» **Directions for this task**
Every entry must be given again exactly as it is written.

» **Supplied information**
——

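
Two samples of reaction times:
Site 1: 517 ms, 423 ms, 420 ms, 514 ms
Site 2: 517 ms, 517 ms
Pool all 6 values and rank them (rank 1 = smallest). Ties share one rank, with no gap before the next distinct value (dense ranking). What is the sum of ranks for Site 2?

8

Sorted (ascending): 420, 423, 514, 517, 517, 517
The 3 values of 517 share dense rank 4.
Remaining distinct values take the next consecutive integers.
Site 2 values → pooled ranks: 517→4, 517→4
Rank sum = 4 + 4 = 8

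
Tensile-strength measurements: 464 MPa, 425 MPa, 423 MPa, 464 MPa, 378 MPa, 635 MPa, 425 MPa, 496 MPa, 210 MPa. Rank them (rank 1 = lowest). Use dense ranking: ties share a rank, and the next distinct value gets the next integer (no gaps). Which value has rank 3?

Sorted (ascending): 210, 378, 423, 425, 425, 464, 464, 496, 635
The 2 values of 425 share dense rank 4.
The 2 values of 464 share dense rank 5.
Remaining distinct values take the next consecutive integers.
Rank 3 → value 423.

423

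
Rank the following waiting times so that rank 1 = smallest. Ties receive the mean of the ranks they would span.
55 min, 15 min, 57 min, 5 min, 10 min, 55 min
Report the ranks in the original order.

Sorted (ascending): 5, 10, 15, 55, 55, 57
The 2 values of 55 occupy positions 4–5 → average rank (4+5)/2 = 4.5.

4.5, 3, 6, 1, 2, 4.5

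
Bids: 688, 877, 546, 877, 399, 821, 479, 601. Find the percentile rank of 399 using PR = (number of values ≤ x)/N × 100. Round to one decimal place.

N = 8.
Strictly below 399: 0. Equal to 399: 1.
PR = 1/8 × 100 = 12.5

12.5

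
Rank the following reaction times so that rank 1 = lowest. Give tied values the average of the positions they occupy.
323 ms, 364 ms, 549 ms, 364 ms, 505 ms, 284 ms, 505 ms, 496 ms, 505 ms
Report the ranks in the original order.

Sorted (ascending): 284, 323, 364, 364, 496, 505, 505, 505, 549
The 2 values of 364 occupy positions 3–4 → average rank (3+4)/2 = 3.5.
The 3 values of 505 occupy positions 6–8 → average rank 7.

2, 3.5, 9, 3.5, 7, 1, 7, 5, 7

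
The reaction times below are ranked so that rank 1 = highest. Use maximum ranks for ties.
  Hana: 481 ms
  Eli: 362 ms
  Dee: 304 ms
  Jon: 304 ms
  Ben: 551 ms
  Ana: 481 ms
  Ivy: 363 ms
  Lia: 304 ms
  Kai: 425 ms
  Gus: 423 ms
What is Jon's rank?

Sorted (descending): 551, 481, 481, 425, 423, 363, 362, 304, 304, 304
The 2 values of 481 occupy positions 2–3 → each gets rank 3.
The 3 values of 304 occupy positions 8–10 → each gets rank 10.
Jon has value 304 ms → rank 10.

10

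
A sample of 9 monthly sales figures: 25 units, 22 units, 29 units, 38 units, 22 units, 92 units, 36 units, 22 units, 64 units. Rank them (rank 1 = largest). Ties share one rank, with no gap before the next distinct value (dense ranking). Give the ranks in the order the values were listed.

6, 7, 5, 3, 7, 1, 4, 7, 2

Sorted (descending): 92, 64, 38, 36, 29, 25, 22, 22, 22
The 3 values of 22 share dense rank 7.
Remaining distinct values take the next consecutive integers.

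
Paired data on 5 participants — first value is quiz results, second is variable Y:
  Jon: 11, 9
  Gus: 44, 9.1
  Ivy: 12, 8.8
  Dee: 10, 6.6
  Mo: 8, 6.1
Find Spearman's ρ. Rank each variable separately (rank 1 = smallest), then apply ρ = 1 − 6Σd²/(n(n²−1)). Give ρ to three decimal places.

0.900

Ranks of variable 1: 3, 5, 4, 2, 1
Ranks of variable 2: 4, 5, 3, 2, 1
d = r₁ − r₂: -1, 0, 1, 0, 0
d²: 1, 0, 1, 0, 0; Σd² = 2
ρ = 1 − 6·2/(5·24) = 1 − 12/120 = 0.900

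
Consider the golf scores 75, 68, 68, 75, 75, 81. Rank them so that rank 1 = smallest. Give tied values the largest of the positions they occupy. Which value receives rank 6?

81

Sorted (ascending): 68, 68, 75, 75, 75, 81
The 2 values of 68 occupy positions 1–2 → each gets rank 2.
The 3 values of 75 occupy positions 3–5 → each gets rank 5.
Rank 6 → value 81.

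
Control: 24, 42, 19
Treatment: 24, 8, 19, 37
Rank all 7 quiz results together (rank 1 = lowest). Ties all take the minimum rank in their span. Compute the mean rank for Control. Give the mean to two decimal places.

Sorted (ascending): 8, 19, 19, 24, 24, 37, 42
The 2 values of 19 occupy positions 2–3 → each gets rank 2.
The 2 values of 24 occupy positions 4–5 → each gets rank 4.
Control values → pooled ranks: 24→4, 42→7, 19→2
Mean rank = (4 + 7 + 2) / 3 = 4.33

4.33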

——

» **Task response**
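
Two samples of reaction times:
Site 1: 517 ms, 423 ms, 420 ms, 514 ms
Site 2: 517 ms, 517 ms
Pool all 6 values and rank them (rank 1 = smallest). Ties share one rank, with no gap before the next distinct value (dense ranking). What is the sum of ranks for Site 2?

8

Sorted (ascending): 420, 423, 514, 517, 517, 517
The 3 values of 517 share dense rank 4.
Remaining distinct values take the next consecutive integers.
Site 2 values → pooled ranks: 517→4, 517→4
Rank sum = 4 + 4 = 8

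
Tensile-strength measurements: 464 MPa, 425 MPa, 423 MPa, 464 MPa, 378 MPa, 635 MPa, 425 MPa, 496 MPa, 210 MPa. Rank them (rank 1 = lowest). Use dense ranking: ties share a rank, and the next distinct value gets the next integer (no gaps). Which value has rank 3?

Sorted (ascending): 210, 378, 423, 425, 425, 464, 464, 496, 635
The 2 values of 425 share dense rank 4.
The 2 values of 464 share dense rank 5.
Remaining distinct values take the next consecutive integers.
Rank 3 → value 423.

423

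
Rank the following waiting times so that rank 1 = smallest. Ties receive the mean of the ranks they would span.
55 min, 15 min, 57 min, 5 min, 10 min, 55 min
Report the ranks in the original order.

Sorted (ascending): 5, 10, 15, 55, 55, 57
The 2 values of 55 occupy positions 4–5 → average rank (4+5)/2 = 4.5.

4.5, 3, 6, 1, 2, 4.5

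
Bids: 688, 877, 546, 877, 399, 821, 479, 601. Find the percentile rank of 399 using PR = (number of values ≤ x)/N × 100. Round to one decimal place.

N = 8.
Strictly below 399: 0. Equal to 399: 1.
PR = 1/8 × 100 = 12.5

12.5

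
Rank the following reaction times so that rank 1 = lowest. Give tied values the average of the positions they occupy.
323 ms, 364 ms, 549 ms, 364 ms, 505 ms, 284 ms, 505 ms, 496 ms, 505 ms
Report the ranks in the original order.

Sorted (ascending): 284, 323, 364, 364, 496, 505, 505, 505, 549
The 2 values of 364 occupy positions 3–4 → average rank (3+4)/2 = 3.5.
The 3 values of 505 occupy positions 6–8 → average rank 7.

2, 3.5, 9, 3.5, 7, 1, 7, 5, 7

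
The reaction times below are ranked so that rank 1 = highest. Use maximum ranks for ties.
  Hana: 481 ms
  Eli: 362 ms
  Dee: 304 ms
  Jon: 304 ms
  Ben: 551 ms
  Ana: 481 ms
  Ivy: 363 ms
  Lia: 304 ms
  Kai: 425 ms
  Gus: 423 ms
What is Jon's rank?

Sorted (descending): 551, 481, 481, 425, 423, 363, 362, 304, 304, 304
The 2 values of 481 occupy positions 2–3 → each gets rank 3.
The 3 values of 304 occupy positions 8–10 → each gets rank 10.
Jon has value 304 ms → rank 10.

10

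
A sample of 9 monthly sales figures: 25 units, 22 units, 29 units, 38 units, 22 units, 92 units, 36 units, 22 units, 64 units. Rank them (rank 1 = largest). Ties share one rank, with no gap before the next distinct value (dense ranking). Give the ranks in the order the values were listed.

6, 7, 5, 3, 7, 1, 4, 7, 2

Sorted (descending): 92, 64, 38, 36, 29, 25, 22, 22, 22
The 3 values of 22 share dense rank 7.
Remaining distinct values take the next consecutive integers.

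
Paired data on 5 participants — first value is quiz results, second is variable Y:
  Jon: 11, 9
  Gus: 44, 9.1
  Ivy: 12, 8.8
  Dee: 10, 6.6
  Mo: 8, 6.1
Find Spearman's ρ. Rank each variable separately (rank 1 = smallest), then apply ρ = 1 − 6Σd²/(n(n²−1)). Give ρ to three decimal places.

0.900

Ranks of variable 1: 3, 5, 4, 2, 1
Ranks of variable 2: 4, 5, 3, 2, 1
d = r₁ − r₂: -1, 0, 1, 0, 0
d²: 1, 0, 1, 0, 0; Σd² = 2
ρ = 1 − 6·2/(5·24) = 1 − 12/120 = 0.900

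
Consider the golf scores 75, 68, 68, 75, 75, 81. Rank them so that rank 1 = smallest. Give tied values the largest of the positions they occupy. Which value receives rank 6?

81

Sorted (ascending): 68, 68, 75, 75, 75, 81
The 2 values of 68 occupy positions 1–2 → each gets rank 2.
The 3 values of 75 occupy positions 3–5 → each gets rank 5.
Rank 6 → value 81.

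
Control: 24, 42, 19
Treatment: 24, 8, 19, 37
Rank all 7 quiz results together (rank 1 = lowest). Ties all take the minimum rank in their span. Compute the mean rank for Control. Give the mean to two decimal places.

Sorted (ascending): 8, 19, 19, 24, 24, 37, 42
The 2 values of 19 occupy positions 2–3 → each gets rank 2.
The 2 values of 24 occupy positions 4–5 → each gets rank 4.
Control values → pooled ranks: 24→4, 42→7, 19→2
Mean rank = (4 + 7 + 2) / 3 = 4.33

4.33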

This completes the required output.